PROMPT
Only the lines of the data below from the one with "Answer: -21063424063/1762040 - √285/242730" through the one with "Answer: -31533541/14350980 ≈ -2.1973" are wanted. Repeat them exactly.

SUPPLIED RECORDS
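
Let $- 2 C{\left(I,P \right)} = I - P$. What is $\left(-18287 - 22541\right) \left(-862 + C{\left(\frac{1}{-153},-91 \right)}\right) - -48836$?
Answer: $\frac{5676317224}{153} \approx 3.71 \cdot 10^{7}$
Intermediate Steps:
$C{\left(I,P \right)} = \frac{P}{2} - \frac{I}{2}$ ($C{\left(I,P \right)} = - \frac{I - P}{2} = \frac{P}{2} - \frac{I}{2}$)
$\left(-18287 - 22541\right) \left(-862 + C{\left(\frac{1}{-153},-91 \right)}\right) - -48836 = \left(-18287 - 22541\right) \left(-862 + \left(\frac{1}{2} \left(-91\right) - \frac{1}{2 \left(-153\right)}\right)\right) - -48836 = - 40828 \left(-862 - \frac{6961}{153}\right) + 48836 = \left(-40828\right) \left(- \frac{138847}{153}\right) + 48836 = \frac{5668845316}{153} + 48836 = \frac{5676317224}{153}$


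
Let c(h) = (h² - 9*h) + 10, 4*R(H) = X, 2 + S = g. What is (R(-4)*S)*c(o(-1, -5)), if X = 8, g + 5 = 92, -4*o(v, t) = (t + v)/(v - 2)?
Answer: 5015/2 ≈ 2507.5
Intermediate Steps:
o(v, t) = -(t + v)/(4*(-2 + v)) (o(v, t) = -(t + v)/(4*(v - 2)) = -(t + v)/(4*(-2 + v)))
g = 87 (g = -5 + 92 = 87)
S = 85 (S = -2 + 87 = 85)
R(H) = 2 (R(H) = (¼)*8 = 2)
c(h) = 10 + h² - 9*h
(R(-4)*S)*c(o(-1, -5)) = (2*85)*(10 + ((-1*(-5) - 1*(-1))/(4*(-2 - 1)))² - 9*(-1*(-5) - 1*(-1))/(4*(-2 - 1))) = 170*(10 + ((¼)*(5 + 1)/(-3))² - 9*(5 + 1)/(4*(-3))) = 170*(10 + ((¼)*(-⅓)*6)² - 9*(-1)*6/(4*3)) = 170*(10 + (-½)² - 9*(-½)) = 170*(10 + ¼ + 9/2) = 170*(59/4) = 5015/2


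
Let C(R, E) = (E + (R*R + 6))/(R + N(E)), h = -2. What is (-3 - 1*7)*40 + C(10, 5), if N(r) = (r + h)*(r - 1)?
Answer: -8689/22 ≈ -394.95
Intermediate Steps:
N(r) = (-1 + r)*(-2 + r) (N(r) = (r - 2)*(r - 1) = (-2 + r)*(-1 + r) = (-1 + r)*(-2 + r))
C(R, E) = (6 + E + R²)/(2 + R + E² - 3*E) (C(R, E) = (E + (R*R + 6))/(R + (2 + E² - 3*E)) = (E + (R² + 6))/(2 + R + E² - 3*E) = (E + (6 + R²))/(2 + R + E² - 3*E) = (6 + E + R²)/(2 + R + E² - 3*E))
(-3 - 1*7)*40 + C(10, 5) = (-3 - 1*7)*40 + (6 + 5 + 10²)/(2 + 10 + 5² - 3*5) = (-3 - 7)*40 + (6 + 5 + 100)/(2 + 10 + 25 - 15) = -10*40 + 111/22 = -400 + (1/22)*111 = -400 + 111/22 = -8689/22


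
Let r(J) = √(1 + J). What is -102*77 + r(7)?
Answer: -7854 + 2*√2 ≈ -7851.2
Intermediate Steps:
-102*77 + r(7) = -102*77 + √(1 + 7) = -7854 + √8 = -7854 + 2*√2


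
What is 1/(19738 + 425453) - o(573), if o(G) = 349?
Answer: -155371658/445191 ≈ -349.00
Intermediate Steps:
1/(19738 + 425453) - o(573) = 1/(19738 + 425453) - 1*349 = 1/445191 - 349 = -155371658/445191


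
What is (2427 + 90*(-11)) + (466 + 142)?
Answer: 2045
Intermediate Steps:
(2427 + 90*(-11)) + (466 + 142) = (2427 - 990) + 608 = 1437 + 608 = 2045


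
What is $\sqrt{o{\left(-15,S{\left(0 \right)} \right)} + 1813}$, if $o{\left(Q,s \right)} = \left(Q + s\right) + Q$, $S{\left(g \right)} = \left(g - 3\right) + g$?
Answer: $2 \sqrt{445} \approx 42.19$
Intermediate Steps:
$S{\left(g \right)} = -3 + 2 g$ ($S{\left(g \right)} = \left(-3 + g\right) + g = -3 + 2 g$)
$o{\left(Q,s \right)} = s + 2 Q$
$\sqrt{o{\left(-15,S{\left(0 \right)} \right)} + 1813} = \sqrt{\left(\left(-3 + 2 \cdot 0\right) + 2 \left(-15\right)\right) + 1813} = \sqrt{\left(\left(-3 + 0\right) - 30\right) + 1813} = \sqrt{\left(-3 - 30\right) + 1813} = \sqrt{-33 + 1813} = \sqrt{1780} = 2 \sqrt{445}$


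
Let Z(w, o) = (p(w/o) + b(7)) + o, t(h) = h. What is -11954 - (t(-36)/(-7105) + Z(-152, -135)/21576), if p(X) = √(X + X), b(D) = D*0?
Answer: -21063424063/1762040 - √285/242730 ≈ -11954.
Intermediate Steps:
b(D) = 0
p(X) = √2*√X (p(X) = √(2*X) = √2*√X)
Z(w, o) = o + √2*√(w/o) (Z(w, o) = (√2*√(w/o) + 0) + o = √2*√(w/o) + o = o + √2*√(w/o))
-11954 - (t(-36)/(-7105) + Z(-152, -135)/21576) = -11954 - (-36/(-7105) + (-135 + √2*√(-152/(-135)))/21576) = -11954 - (-36*(-1/7105) + (-135 + √2*√(-152*(-1/135)))*(1/21576)) = -11954 - (36/7105 + (-135 + √2*√(152/135))*(1/21576)) = -11954 - (36/7105 + (-135 + √2*(2*√570/45))*(1/21576)) = -11954 - (36/7105 + (-135 + 4*√285/45)*(1/21576)) = -11954 - (36/7105 + (-45/7192 + √285/242730)) = -11954 - (-2097/1762040 + √285/242730) = -11954 + (2097/1762040 - √285/242730) = -21063424063/1762040 - √285/242730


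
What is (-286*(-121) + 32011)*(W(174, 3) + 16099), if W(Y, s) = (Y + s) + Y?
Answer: 1095849650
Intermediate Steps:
W(Y, s) = s + 2*Y
(-286*(-121) + 32011)*(W(174, 3) + 16099) = (-286*(-121) + 32011)*((3 + 2*174) + 16099) = (34606 + 32011)*((3 + 348) + 16099) = 66617*(351 + 16099) = 66617*16450 = 1095849650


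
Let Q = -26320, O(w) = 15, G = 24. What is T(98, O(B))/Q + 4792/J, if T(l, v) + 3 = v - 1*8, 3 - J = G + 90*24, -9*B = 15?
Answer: -31533541/14350980 ≈ -2.1973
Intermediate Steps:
B = -5/3 (B = -⅑*15 = -5/3 ≈ -1.6667)
J = -2181 (J = 3 - (24 + 90*24) = 3 - (24 + 2160) = 3 - 1*2184 = 3 - 2184 = -2181)
T(l, v) = -11 + v (T(l, v) = -3 + (v - 1*8) = -3 + (v - 8) = -3 + (-8 + v) = -11 + v)
T(98, O(B))/Q + 4792/J = (-11 + 15)/(-26320) + 4792/(-2181) = 4*(-1/26320) + 4792*(-1/2181) = -1/6580 - 4792/2181 = -31533541/14350980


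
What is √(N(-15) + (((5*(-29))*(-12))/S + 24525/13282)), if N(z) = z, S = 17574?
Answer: I*√23492549254570/1341482 ≈ 3.6131*I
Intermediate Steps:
√(N(-15) + (((5*(-29))*(-12))/S + 24525/13282)) = √(-15 + (((5*(-29))*(-12))/17574 + 24525/13282)) = √(-15 + (-145*(-12)*(1/17574) + 24525*(1/13282))) = √(-15 + (1740*(1/17574) + 24525/13282)) = √(-15 + (10/101 + 24525/13282)) = √(-15 + 2609845/1341482) = √(-17512385/1341482) = I*√23492549254570/1341482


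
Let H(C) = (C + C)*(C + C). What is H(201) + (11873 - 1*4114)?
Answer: 169363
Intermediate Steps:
H(C) = 4*C² (H(C) = (2*C)*(2*C) = 4*C²)
H(201) + (11873 - 1*4114) = 4*201² + (11873 - 1*4114) = 4*40401 + (11873 - 4114) = 161604 + 7759 = 169363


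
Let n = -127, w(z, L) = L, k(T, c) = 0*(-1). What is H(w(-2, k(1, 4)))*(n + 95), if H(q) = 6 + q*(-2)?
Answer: -192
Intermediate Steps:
k(T, c) = 0
H(q) = 6 - 2*q
H(w(-2, k(1, 4)))*(n + 95) = (6 - 2*0)*(-127 + 95) = (6 + 0)*(-32) = 6*(-32) = -192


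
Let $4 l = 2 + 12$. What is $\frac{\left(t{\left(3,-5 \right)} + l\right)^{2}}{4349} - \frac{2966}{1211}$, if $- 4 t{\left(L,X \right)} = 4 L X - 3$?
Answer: $- \frac{199206125}{84266224} \approx -2.364$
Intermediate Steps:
$t{\left(L,X \right)} = \frac{3}{4} - L X$ ($t{\left(L,X \right)} = - \frac{4 L X - 3}{4} = - \frac{-3 + 4 L X}{4} = \frac{3}{4} - L X$)
$l = \frac{7}{2}$ ($l = \frac{2 + 12}{4} = \frac{1}{4} \cdot 14 = \frac{7}{2} \approx 3.5$)
$\frac{\left(t{\left(3,-5 \right)} + l\right)^{2}}{4349} - \frac{2966}{1211} = \frac{\left(\left(\frac{3}{4} - 3 \left(-5\right)\right) + \frac{7}{2}\right)^{2}}{4349} - \frac{2966}{1211} = \left(\left(\frac{3}{4} + 15\right) + \frac{7}{2}\right)^{2} \cdot \frac{1}{4349} - \frac{2966}{1211} = \left(\frac{63}{4} + \frac{7}{2}\right)^{2} \cdot \frac{1}{4349} - \frac{2966}{1211} = \left(\frac{77}{4}\right)^{2} \cdot \frac{1}{4349} - \frac{2966}{1211} = \frac{5929}{16} \cdot \frac{1}{4349} - \frac{2966}{1211} = \frac{5929}{69584} - \frac{2966}{1211} = - \frac{199206125}{84266224}$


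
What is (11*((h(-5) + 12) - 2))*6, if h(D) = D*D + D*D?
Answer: 3960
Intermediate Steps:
h(D) = 2*D² (h(D) = D² + D² = 2*D²)
(11*((h(-5) + 12) - 2))*6 = (11*((2*(-5)² + 12) - 2))*6 = (11*((2*25 + 12) - 2))*6 = (11*((50 + 12) - 2))*6 = (11*(62 - 2))*6 = (11*60)*6 = 660*6 = 3960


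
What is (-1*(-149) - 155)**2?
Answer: 36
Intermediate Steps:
(-1*(-149) - 155)**2 = (149 - 155)**2 = (-6)**2 = 36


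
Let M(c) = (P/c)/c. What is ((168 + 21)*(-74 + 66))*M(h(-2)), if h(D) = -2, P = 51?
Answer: -19278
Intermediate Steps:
M(c) = 51/c² (M(c) = (51/c)/c = 51/c²)
((168 + 21)*(-74 + 66))*M(h(-2)) = ((168 + 21)*(-74 + 66))*(51/(-2)²) = (189*(-8))*(51*(¼)) = -1512*51/4 = -19278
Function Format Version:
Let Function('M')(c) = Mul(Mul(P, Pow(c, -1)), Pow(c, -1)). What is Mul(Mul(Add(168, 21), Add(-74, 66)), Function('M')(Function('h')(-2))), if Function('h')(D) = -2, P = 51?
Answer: -19278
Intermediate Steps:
Function('M')(c) = Mul(51, Pow(c, -2)) (Function('M')(c) = Mul(Mul(51, Pow(c, -1)), Pow(c, -1)) = Mul(51, Pow(c, -2)))
Mul(Mul(Add(168, 21), Add(-74, 66)), Function('M')(Function('h')(-2))) = Mul(Mul(Add(168, 21), Add(-74, 66)), Mul(51, Pow(-2, -2))) = Mul(Mul(189, -8), Mul(51, Rational(1, 4))) = Mul(-1512, Rational(51, 4)) = -19278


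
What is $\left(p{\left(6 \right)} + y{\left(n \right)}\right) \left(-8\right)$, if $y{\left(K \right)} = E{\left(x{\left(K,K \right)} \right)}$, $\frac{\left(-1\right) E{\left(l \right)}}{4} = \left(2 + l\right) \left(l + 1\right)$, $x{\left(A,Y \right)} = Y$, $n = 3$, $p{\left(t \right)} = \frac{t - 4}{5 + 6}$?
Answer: $\frac{7024}{11} \approx 638.54$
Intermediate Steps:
$p{\left(t \right)} = - \frac{4}{11} + \frac{t}{11}$ ($p{\left(t \right)} = \frac{-4 + t}{11} = \left(-4 + t\right) \frac{1}{11} = - \frac{4}{11} + \frac{t}{11}$)
$E{\left(l \right)} = - 4 \left(1 + l\right) \left(2 + l\right)$ ($E{\left(l \right)} = - 4 \left(2 + l\right) \left(l + 1\right) = - 4 \left(2 + l\right) \left(1 + l\right) = - 4 \left(1 + l\right) \left(2 + l\right)$)
$y{\left(K \right)} = -8 - 12 K - 4 K^{2}$
$\left(p{\left(6 \right)} + y{\left(n \right)}\right) \left(-8\right) = \left(\left(- \frac{4}{11} + \frac{1}{11} \cdot 6\right) - \left(44 + 36\right)\right) \left(-8\right) = \left(\left(- \frac{4}{11} + \frac{6}{11}\right) - 80\right) \left(-8\right) = \left(\frac{2}{11} - 80\right) \left(-8\right) = \left(- \frac{878}{11}\right) \left(-8\right) = \frac{7024}{11}$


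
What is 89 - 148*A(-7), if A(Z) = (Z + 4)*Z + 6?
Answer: -3907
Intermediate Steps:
A(Z) = 6 + Z*(4 + Z) (A(Z) = (4 + Z)*Z + 6 = Z*(4 + Z) + 6 = 6 + Z*(4 + Z))
89 - 148*A(-7) = 89 - 148*(6 + (-7)² + 4*(-7)) = 89 - 148*(6 + 49 - 28) = 89 - 148*27 = 89 - 3996 = -3907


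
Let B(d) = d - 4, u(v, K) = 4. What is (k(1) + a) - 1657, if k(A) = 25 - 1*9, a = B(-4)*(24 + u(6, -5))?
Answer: -1865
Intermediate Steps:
B(d) = -4 + d
a = -224 (a = (-4 - 4)*(24 + 4) = -8*28 = -224)
k(A) = 16 (k(A) = 25 - 9 = 16)
(k(1) + a) - 1657 = (16 - 224) - 1657 = -208 - 1657 = -1865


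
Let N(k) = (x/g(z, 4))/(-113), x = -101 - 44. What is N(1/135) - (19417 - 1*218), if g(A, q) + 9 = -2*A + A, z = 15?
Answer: -52067833/2712 ≈ -19199.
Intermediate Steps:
g(A, q) = -9 - A (g(A, q) = -9 + (-2*A + A) = -9 - A)
x = -145
N(k) = -145/2712 (N(k) = -145/(-9 - 1*15)/(-113) = -145/(-9 - 15)*(-1/113) = -145/(-24)*(-1/113) = -145*(-1/24)*(-1/113) = (145/24)*(-1/113) = -145/2712)
N(1/135) - (19417 - 1*218) = -145/2712 - (19417 - 1*218) = -145/2712 - (19417 - 218) = -145/2712 - 1*19199 = -145/2712 - 19199 = -52067833/2712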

RESPONSE
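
Answer: -21063424063/1762040 - √285/242730 ≈ -11954.
Intermediate Steps:
b(D) = 0
p(X) = √2*√X (p(X) = √(2*X) = √2*√X)
Z(w, o) = o + √2*√(w/o) (Z(w, o) = (√2*√(w/o) + 0) + o = √2*√(w/o) + o = o + √2*√(w/o))
-11954 - (t(-36)/(-7105) + Z(-152, -135)/21576) = -11954 - (-36/(-7105) + (-135 + √2*√(-152/(-135)))/21576) = -11954 - (-36*(-1/7105) + (-135 + √2*√(-152*(-1/135)))*(1/21576)) = -11954 - (36/7105 + (-135 + √2*√(152/135))*(1/21576)) = -11954 - (36/7105 + (-135 + √2*(2*√570/45))*(1/21576)) = -11954 - (36/7105 + (-135 + 4*√285/45)*(1/21576)) = -11954 - (36/7105 + (-45/7192 + √285/242730)) = -11954 - (-2097/1762040 + √285/242730) = -11954 + (2097/1762040 - √285/242730) = -21063424063/1762040 - √285/242730


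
What is (-286*(-121) + 32011)*(W(174, 3) + 16099), if W(Y, s) = (Y + s) + Y?
Answer: 1095849650
Intermediate Steps:
W(Y, s) = s + 2*Y
(-286*(-121) + 32011)*(W(174, 3) + 16099) = (-286*(-121) + 32011)*((3 + 2*174) + 16099) = (34606 + 32011)*((3 + 348) + 16099) = 66617*(351 + 16099) = 66617*16450 = 1095849650


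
Let Q = -26320, O(w) = 15, G = 24. What is T(98, O(B))/Q + 4792/J, if T(l, v) + 3 = v - 1*8, 3 - J = G + 90*24, -9*B = 15?
Answer: -31533541/14350980 ≈ -2.1973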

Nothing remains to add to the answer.